Data extracted from a collection:
= = = =
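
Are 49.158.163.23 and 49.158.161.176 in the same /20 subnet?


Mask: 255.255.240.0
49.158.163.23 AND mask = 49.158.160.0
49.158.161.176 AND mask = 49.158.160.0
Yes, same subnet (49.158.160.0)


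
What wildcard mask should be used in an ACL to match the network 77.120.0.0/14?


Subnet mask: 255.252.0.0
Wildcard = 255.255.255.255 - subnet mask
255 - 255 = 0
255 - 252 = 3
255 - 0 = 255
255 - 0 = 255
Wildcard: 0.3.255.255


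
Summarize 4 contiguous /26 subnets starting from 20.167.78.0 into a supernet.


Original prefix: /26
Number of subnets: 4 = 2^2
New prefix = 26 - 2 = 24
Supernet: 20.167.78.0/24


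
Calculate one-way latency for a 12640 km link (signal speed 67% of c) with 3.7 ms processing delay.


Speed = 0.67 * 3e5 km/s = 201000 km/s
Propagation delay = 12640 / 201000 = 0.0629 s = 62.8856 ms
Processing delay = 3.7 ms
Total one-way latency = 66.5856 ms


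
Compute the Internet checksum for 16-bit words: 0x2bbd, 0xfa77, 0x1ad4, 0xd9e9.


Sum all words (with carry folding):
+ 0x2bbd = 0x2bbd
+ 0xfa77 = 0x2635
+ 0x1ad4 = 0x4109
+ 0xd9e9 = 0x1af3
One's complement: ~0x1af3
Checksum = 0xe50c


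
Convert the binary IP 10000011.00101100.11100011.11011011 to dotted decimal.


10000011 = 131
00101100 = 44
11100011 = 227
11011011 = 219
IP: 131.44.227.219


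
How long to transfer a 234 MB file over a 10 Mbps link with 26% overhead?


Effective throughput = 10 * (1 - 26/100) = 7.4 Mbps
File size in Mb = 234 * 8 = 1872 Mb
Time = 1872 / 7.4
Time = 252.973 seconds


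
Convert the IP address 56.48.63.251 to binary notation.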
= = = =
→ Assignment
Copy each line of the data exactly, leaving nothing out.

→ Output of the task
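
Are 49.158.163.23 and 49.158.161.176 in the same /20 subnet?


Mask: 255.255.240.0
49.158.163.23 AND mask = 49.158.160.0
49.158.161.176 AND mask = 49.158.160.0
Yes, same subnet (49.158.160.0)


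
What wildcard mask should be used in an ACL to match the network 77.120.0.0/14?


Subnet mask: 255.252.0.0
Wildcard = 255.255.255.255 - subnet mask
255 - 255 = 0
255 - 252 = 3
255 - 0 = 255
255 - 0 = 255
Wildcard: 0.3.255.255


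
Summarize 4 contiguous /26 subnets starting from 20.167.78.0 into a supernet.


Original prefix: /26
Number of subnets: 4 = 2^2
New prefix = 26 - 2 = 24
Supernet: 20.167.78.0/24


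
Calculate one-way latency for a 12640 km link (signal speed 67% of c) with 3.7 ms processing delay.


Speed = 0.67 * 3e5 km/s = 201000 km/s
Propagation delay = 12640 / 201000 = 0.0629 s = 62.8856 ms
Processing delay = 3.7 ms
Total one-way latency = 66.5856 ms


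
Compute the Internet checksum for 16-bit words: 0x2bbd, 0xfa77, 0x1ad4, 0xd9e9.


Sum all words (with carry folding):
+ 0x2bbd = 0x2bbd
+ 0xfa77 = 0x2635
+ 0x1ad4 = 0x4109
+ 0xd9e9 = 0x1af3
One's complement: ~0x1af3
Checksum = 0xe50c


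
Convert the binary IP 10000011.00101100.11100011.11011011 to dotted decimal.


10000011 = 131
00101100 = 44
11100011 = 227
11011011 = 219
IP: 131.44.227.219


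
How long to transfer a 234 MB file over a 10 Mbps link with 26% overhead?


Effective throughput = 10 * (1 - 26/100) = 7.4 Mbps
File size in Mb = 234 * 8 = 1872 Mb
Time = 1872 / 7.4
Time = 252.973 seconds


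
Convert the IP address 56.48.63.251 to binary notation.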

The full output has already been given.